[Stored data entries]
|---|
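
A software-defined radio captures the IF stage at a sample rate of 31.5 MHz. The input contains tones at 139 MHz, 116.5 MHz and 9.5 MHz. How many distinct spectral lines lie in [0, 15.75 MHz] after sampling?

2

fs/2 = 15.75 MHz.
139 MHz mod fs = 13 MHz.
13 MHz ≤ fs/2 = 15.75 MHz, appears at 13 MHz.
116.5 MHz mod fs = 22 MHz.
22 MHz > fs/2 = 15.75 MHz, folds to fs − 22 MHz = 9.5 MHz.
9.5 MHz ≤ fs/2 = 15.75 MHz, passes unchanged.
Distinct values: {9.5 MHz, 13 MHz} → 2.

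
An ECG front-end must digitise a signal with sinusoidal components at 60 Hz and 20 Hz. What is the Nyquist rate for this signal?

Highest-frequency component: 60 Hz.
Nyquist rate = 2 × 60 Hz = 120 Hz.

120 Hz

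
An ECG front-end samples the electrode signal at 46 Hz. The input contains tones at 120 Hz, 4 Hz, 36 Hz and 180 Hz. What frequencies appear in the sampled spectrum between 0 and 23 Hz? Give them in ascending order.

4 Hz, 10 Hz, 18 Hz

fs/2 = 23 Hz.
120 Hz mod fs = 28 Hz.
28 Hz > fs/2 = 23 Hz, folds to fs − 28 Hz = 18 Hz.
4 Hz ≤ fs/2 = 23 Hz, passes unchanged.
36 Hz > fs/2 = 23 Hz, folds to fs − 36 Hz = 10 Hz.
180 Hz mod fs = 42 Hz.
42 Hz > fs/2 = 23 Hz, folds to fs − 42 Hz = 4 Hz.
Distinct values: {4 Hz, 10 Hz, 18 Hz}.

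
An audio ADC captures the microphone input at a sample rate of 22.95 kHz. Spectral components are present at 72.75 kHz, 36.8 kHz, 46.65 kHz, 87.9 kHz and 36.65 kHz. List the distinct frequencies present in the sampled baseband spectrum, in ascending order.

0.75 kHz, 3.9 kHz, 9.1 kHz, 9.25 kHz

fs/2 = 11.475 kHz.
72.75 kHz mod fs = 3.9 kHz.
3.9 kHz ≤ fs/2 = 11.475 kHz, appears at 3.9 kHz.
36.8 kHz mod fs = 13.85 kHz.
13.85 kHz > fs/2 = 11.475 kHz, folds to fs − 13.85 kHz = 9.1 kHz.
46.65 kHz mod fs = 0.75 kHz.
0.75 kHz ≤ fs/2 = 11.475 kHz, appears at 0.75 kHz.
87.9 kHz mod fs = 19.05 kHz.
19.05 kHz > fs/2 = 11.475 kHz, folds to fs − 19.05 kHz = 3.9 kHz.
36.65 kHz mod fs = 13.7 kHz.
13.7 kHz > fs/2 = 11.475 kHz, folds to fs − 13.7 kHz = 9.25 kHz.
Distinct values: {0.75 kHz, 3.9 kHz, 9.1 kHz, 9.25 kHz}.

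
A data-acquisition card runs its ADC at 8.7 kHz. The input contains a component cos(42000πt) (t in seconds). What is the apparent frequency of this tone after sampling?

3.6 kHz

ω = 42000π rad/s → f = ω/(2π) = 21000 Hz = 21 kHz.
21 kHz mod fs = 3.6 kHz.
3.6 kHz ≤ fs/2 = 4.35 kHz, appears at 3.6 kHz.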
|---|
Problem.
Copy exactly the lines from the one containing "A data-acquisition card" through the last line of the records, both included, and nothing else.

Written reply.
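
A data-acquisition card runs its ADC at 8.7 kHz. The input contains a component cos(42000πt) (t in seconds). What is the apparent frequency of this tone after sampling?

3.6 kHz

ω = 42000π rad/s → f = ω/(2π) = 21000 Hz = 21 kHz.
21 kHz mod fs = 3.6 kHz.
3.6 kHz ≤ fs/2 = 4.35 kHz, appears at 3.6 kHz.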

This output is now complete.